Please return all lines of the data below containing the string "initial".
'''
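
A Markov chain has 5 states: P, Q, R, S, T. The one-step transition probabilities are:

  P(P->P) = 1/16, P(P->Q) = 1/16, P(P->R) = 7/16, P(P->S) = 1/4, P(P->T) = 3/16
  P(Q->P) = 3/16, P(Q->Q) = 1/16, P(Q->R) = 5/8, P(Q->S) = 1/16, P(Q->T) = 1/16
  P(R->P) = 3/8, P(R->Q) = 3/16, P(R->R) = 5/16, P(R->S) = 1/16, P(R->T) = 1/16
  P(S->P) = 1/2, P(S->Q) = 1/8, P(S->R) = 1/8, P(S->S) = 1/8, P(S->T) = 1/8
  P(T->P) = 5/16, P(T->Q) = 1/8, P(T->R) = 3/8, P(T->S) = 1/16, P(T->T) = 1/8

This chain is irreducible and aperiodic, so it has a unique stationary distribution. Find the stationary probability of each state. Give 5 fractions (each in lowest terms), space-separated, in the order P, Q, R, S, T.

The stationary distribution satisfies pi = pi * P, i.e.:
  pi_P = 1/16*pi_P + 3/16*pi_Q + 3/8*pi_R + 1/2*pi_S + 5/16*pi_T
  pi_Q = 1/16*pi_P + 1/16*pi_Q + 3/16*pi_R + 1/8*pi_S + 1/8*pi_T
  pi_R = 7/16*pi_P + 5/8*pi_Q + 5/16*pi_R + 1/8*pi_S + 3/8*pi_T
  pi_S = 1/4*pi_P + 1/16*pi_Q + 1/16*pi_R + 1/8*pi_S + 1/16*pi_T
  pi_T = 3/16*pi_P + 1/16*pi_Q + 1/16*pi_R + 1/8*pi_S + 1/8*pi_T
with normalization: pi_P + pi_Q + pi_R + pi_S + pi_T = 1.

Using the first 4 balance equations plus normalization, the linear system A*pi = b is:
  [-15/16, 3/16, 3/8, 1/2, 5/16] . pi = 0
  [1/16, -15/16, 3/16, 1/8, 1/8] . pi = 0
  [7/16, 5/8, -11/16, 1/8, 3/8] . pi = 0
  [1/4, 1/16, 1/16, -7/8, 1/16] . pi = 0
  [1, 1, 1, 1, 1] . pi = 1

Solving yields:
  pi_P = 377/1374
  pi_Q = 254/2061
  pi_R = 1523/4122
  pi_S = 167/1374
  pi_T = 51/458

Verification (pi * P):
  377/1374*1/16 + 254/2061*3/16 + 1523/4122*3/8 + 167/1374*1/2 + 51/458*5/16 = 377/1374 = pi_P  (ok)
  377/1374*1/16 + 254/2061*1/16 + 1523/4122*3/16 + 167/1374*1/8 + 51/458*1/8 = 254/2061 = pi_Q  (ok)
  377/1374*7/16 + 254/2061*5/8 + 1523/4122*5/16 + 167/1374*1/8 + 51/458*3/8 = 1523/4122 = pi_R  (ok)
  377/1374*1/4 + 254/2061*1/16 + 1523/4122*1/16 + 167/1374*1/8 + 51/458*1/16 = 167/1374 = pi_S  (ok)
  377/1374*3/16 + 254/2061*1/16 + 1523/4122*1/16 + 167/1374*1/8 + 51/458*1/8 = 51/458 = pi_T  (ok)

Answer: 377/1374 254/2061 1523/4122 167/1374 51/458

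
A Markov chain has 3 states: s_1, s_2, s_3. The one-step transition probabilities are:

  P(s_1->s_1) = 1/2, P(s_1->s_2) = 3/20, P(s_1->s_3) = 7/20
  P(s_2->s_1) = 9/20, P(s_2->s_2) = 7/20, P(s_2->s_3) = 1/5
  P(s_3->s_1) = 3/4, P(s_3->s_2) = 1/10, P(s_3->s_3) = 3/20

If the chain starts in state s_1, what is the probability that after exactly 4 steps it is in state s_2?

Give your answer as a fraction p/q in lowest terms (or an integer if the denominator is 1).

Answer: 5447/32000

Derivation:
Computing P^4 by repeated multiplication:
P^1 =
  s_1: [1/2, 3/20, 7/20]
  s_2: [9/20, 7/20, 1/5]
  s_3: [3/4, 1/10, 3/20]
P^2 =
  s_1: [29/50, 13/80, 103/400]
  s_2: [213/400, 21/100, 103/400]
  s_3: [213/400, 13/80, 61/200]
P^3 =
  s_1: [89/160, 1357/8000, 2193/8000]
  s_2: [4431/8000, 1433/8000, 267/1000]
  s_3: [909/1600, 669/4000, 2117/8000]
P^4 =
  s_1: [11201/20000, 5447/32000, 43157/160000]
  s_2: [89247/160000, 6899/40000, 43157/160000]
  s_3: [89247/160000, 5447/32000, 21759/80000]

(P^4)[s_1 -> s_2] = 5447/32000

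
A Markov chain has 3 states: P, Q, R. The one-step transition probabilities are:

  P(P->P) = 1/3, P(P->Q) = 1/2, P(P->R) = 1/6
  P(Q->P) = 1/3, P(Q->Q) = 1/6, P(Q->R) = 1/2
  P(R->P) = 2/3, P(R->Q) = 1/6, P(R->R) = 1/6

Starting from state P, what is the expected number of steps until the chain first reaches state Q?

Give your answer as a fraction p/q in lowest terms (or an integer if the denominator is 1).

Answer: 9/4

Derivation:
Let h_i = expected steps to first reach Q from state i.
Boundary: h_Q = 0.
First-step equations for the other states:
  h_P = 1 + 1/3*h_P + 1/2*h_Q + 1/6*h_R
  h_R = 1 + 2/3*h_P + 1/6*h_Q + 1/6*h_R

Substituting h_Q = 0 and rearranging gives the linear system (I - Q) h = 1:
  [2/3, -1/6] . (h_P, h_R) = 1
  [-2/3, 5/6] . (h_P, h_R) = 1

Solving yields:
  h_P = 9/4
  h_R = 3

Starting state is P, so the expected hitting time is h_P = 9/4.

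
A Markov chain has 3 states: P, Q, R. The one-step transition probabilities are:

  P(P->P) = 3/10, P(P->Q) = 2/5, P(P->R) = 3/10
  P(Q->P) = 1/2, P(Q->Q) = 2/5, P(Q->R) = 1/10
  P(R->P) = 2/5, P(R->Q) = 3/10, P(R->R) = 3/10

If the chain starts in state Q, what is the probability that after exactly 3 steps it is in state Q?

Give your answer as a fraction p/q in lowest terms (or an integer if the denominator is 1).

Answer: 189/500

Derivation:
Computing P^3 by repeated multiplication:
P^1 =
  P: [3/10, 2/5, 3/10]
  Q: [1/2, 2/5, 1/10]
  R: [2/5, 3/10, 3/10]
P^2 =
  P: [41/100, 37/100, 11/50]
  Q: [39/100, 39/100, 11/50]
  R: [39/100, 37/100, 6/25]
P^3 =
  P: [99/250, 189/500, 113/500]
  Q: [2/5, 189/500, 111/500]
  R: [199/500, 47/125, 113/500]

(P^3)[Q -> Q] = 189/500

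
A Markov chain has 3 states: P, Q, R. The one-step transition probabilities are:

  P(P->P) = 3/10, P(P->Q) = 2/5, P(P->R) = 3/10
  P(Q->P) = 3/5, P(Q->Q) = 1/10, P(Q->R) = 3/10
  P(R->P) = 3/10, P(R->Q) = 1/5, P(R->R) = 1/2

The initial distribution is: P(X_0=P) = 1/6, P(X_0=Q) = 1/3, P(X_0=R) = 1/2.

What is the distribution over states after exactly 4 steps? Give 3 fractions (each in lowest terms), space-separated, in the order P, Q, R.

Propagating the distribution step by step (d_{t+1} = d_t * P):
d_0 = (P=1/6, Q=1/3, R=1/2)
  d_1[P] = 1/6*3/10 + 1/3*3/5 + 1/2*3/10 = 2/5
  d_1[Q] = 1/6*2/5 + 1/3*1/10 + 1/2*1/5 = 1/5
  d_1[R] = 1/6*3/10 + 1/3*3/10 + 1/2*1/2 = 2/5
d_1 = (P=2/5, Q=1/5, R=2/5)
  d_2[P] = 2/5*3/10 + 1/5*3/5 + 2/5*3/10 = 9/25
  d_2[Q] = 2/5*2/5 + 1/5*1/10 + 2/5*1/5 = 13/50
  d_2[R] = 2/5*3/10 + 1/5*3/10 + 2/5*1/2 = 19/50
d_2 = (P=9/25, Q=13/50, R=19/50)
  d_3[P] = 9/25*3/10 + 13/50*3/5 + 19/50*3/10 = 189/500
  d_3[Q] = 9/25*2/5 + 13/50*1/10 + 19/50*1/5 = 123/500
  d_3[R] = 9/25*3/10 + 13/50*3/10 + 19/50*1/2 = 47/125
d_3 = (P=189/500, Q=123/500, R=47/125)
  d_4[P] = 189/500*3/10 + 123/500*3/5 + 47/125*3/10 = 1869/5000
  d_4[Q] = 189/500*2/5 + 123/500*1/10 + 47/125*1/5 = 251/1000
  d_4[R] = 189/500*3/10 + 123/500*3/10 + 47/125*1/2 = 469/1250
d_4 = (P=1869/5000, Q=251/1000, R=469/1250)

Answer: 1869/5000 251/1000 469/1250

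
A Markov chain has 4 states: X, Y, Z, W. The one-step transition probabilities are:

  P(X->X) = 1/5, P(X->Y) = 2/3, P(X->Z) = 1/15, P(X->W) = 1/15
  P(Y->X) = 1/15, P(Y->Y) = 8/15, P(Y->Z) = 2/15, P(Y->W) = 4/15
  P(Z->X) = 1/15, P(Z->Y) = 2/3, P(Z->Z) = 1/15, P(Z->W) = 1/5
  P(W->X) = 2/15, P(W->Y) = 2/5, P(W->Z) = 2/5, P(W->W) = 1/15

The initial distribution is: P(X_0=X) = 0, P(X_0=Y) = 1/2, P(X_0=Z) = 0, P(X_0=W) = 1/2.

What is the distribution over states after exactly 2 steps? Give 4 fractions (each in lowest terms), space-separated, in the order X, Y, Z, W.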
'''
Expected answer -
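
The initial distribution is: P(X_0=P) = 1/6, P(X_0=Q) = 1/3, P(X_0=R) = 1/2.
The initial distribution is: P(X_0=X) = 0, P(X_0=Y) = 1/2, P(X_0=Z) = 0, P(X_0=W) = 1/2.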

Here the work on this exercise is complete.